• **Your assignment**
The output must be the line with "is the difference?" and every following line to the end of the material, exactly as they appear, and nothing else.

• **Recorded data**
+===+
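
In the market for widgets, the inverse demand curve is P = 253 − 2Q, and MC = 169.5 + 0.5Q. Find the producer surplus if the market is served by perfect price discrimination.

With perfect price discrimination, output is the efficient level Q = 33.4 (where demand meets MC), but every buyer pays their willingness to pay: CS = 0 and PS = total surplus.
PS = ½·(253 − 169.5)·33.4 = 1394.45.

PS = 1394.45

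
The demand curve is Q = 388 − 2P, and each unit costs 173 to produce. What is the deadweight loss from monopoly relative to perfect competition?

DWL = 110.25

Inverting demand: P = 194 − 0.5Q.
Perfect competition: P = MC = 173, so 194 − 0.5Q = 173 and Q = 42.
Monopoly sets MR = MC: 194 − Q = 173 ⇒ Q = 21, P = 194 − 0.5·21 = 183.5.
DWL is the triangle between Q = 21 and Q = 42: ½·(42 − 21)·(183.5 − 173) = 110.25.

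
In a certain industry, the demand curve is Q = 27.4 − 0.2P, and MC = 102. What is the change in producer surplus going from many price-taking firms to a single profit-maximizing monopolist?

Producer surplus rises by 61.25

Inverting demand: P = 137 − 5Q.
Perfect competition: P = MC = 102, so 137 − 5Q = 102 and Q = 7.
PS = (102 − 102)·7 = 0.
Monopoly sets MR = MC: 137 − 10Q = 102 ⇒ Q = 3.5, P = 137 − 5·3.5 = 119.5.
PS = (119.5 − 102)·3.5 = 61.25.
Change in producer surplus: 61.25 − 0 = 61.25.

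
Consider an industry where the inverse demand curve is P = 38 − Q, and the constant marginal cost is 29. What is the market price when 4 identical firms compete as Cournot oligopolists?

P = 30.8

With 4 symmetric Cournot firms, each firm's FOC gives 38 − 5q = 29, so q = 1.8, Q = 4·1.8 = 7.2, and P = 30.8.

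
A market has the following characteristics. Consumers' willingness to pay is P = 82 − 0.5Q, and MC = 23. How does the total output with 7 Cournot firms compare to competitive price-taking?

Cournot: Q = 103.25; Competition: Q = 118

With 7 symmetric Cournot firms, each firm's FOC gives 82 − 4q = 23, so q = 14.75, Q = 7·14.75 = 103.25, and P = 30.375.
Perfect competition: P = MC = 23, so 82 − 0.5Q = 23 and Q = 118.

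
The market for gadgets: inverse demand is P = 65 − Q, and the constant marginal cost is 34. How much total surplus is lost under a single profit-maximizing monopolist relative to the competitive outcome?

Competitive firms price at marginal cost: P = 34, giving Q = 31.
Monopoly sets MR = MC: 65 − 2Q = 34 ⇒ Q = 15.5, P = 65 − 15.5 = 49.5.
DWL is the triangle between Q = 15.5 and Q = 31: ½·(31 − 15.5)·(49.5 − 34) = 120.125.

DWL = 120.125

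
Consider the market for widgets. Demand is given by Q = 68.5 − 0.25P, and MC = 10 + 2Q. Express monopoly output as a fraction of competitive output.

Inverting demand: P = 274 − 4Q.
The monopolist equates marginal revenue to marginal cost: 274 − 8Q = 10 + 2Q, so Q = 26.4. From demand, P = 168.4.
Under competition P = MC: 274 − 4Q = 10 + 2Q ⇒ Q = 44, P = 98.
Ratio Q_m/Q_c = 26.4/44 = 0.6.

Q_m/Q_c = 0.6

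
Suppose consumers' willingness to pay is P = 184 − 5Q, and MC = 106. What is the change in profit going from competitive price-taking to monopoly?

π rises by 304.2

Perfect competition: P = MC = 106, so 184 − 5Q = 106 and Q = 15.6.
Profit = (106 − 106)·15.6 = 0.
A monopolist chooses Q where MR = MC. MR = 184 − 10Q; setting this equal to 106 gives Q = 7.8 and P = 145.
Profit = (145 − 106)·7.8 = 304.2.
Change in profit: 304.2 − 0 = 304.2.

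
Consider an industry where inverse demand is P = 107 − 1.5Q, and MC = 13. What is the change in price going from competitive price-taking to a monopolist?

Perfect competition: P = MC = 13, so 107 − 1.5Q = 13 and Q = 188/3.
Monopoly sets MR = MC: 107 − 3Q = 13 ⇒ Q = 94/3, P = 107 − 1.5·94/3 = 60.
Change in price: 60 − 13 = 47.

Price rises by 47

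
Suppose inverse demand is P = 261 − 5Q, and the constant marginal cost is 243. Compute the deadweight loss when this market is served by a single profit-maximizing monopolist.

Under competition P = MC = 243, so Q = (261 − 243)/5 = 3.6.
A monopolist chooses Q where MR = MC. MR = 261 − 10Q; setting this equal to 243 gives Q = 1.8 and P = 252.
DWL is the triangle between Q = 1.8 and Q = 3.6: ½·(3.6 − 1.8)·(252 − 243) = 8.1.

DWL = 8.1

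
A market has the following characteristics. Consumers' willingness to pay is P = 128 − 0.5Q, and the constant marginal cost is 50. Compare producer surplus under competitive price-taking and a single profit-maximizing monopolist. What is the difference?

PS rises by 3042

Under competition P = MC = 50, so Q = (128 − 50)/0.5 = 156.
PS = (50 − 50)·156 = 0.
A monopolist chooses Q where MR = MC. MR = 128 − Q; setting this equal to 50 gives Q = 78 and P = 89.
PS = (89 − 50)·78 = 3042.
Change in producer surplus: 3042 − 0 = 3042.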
+===+
• **Answer to the problem**
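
A market has the following characteristics. Consumers' willingness to pay is P = 128 − 0.5Q, and the constant marginal cost is 50. Compare producer surplus under competitive price-taking and a single profit-maximizing monopolist. What is the difference?

PS rises by 3042

Under competition P = MC = 50, so Q = (128 − 50)/0.5 = 156.
PS = (50 − 50)·156 = 0.
A monopolist chooses Q where MR = MC. MR = 128 − Q; setting this equal to 50 gives Q = 78 and P = 89.
PS = (89 − 50)·78 = 3042.
Change in producer surplus: 3042 − 0 = 3042.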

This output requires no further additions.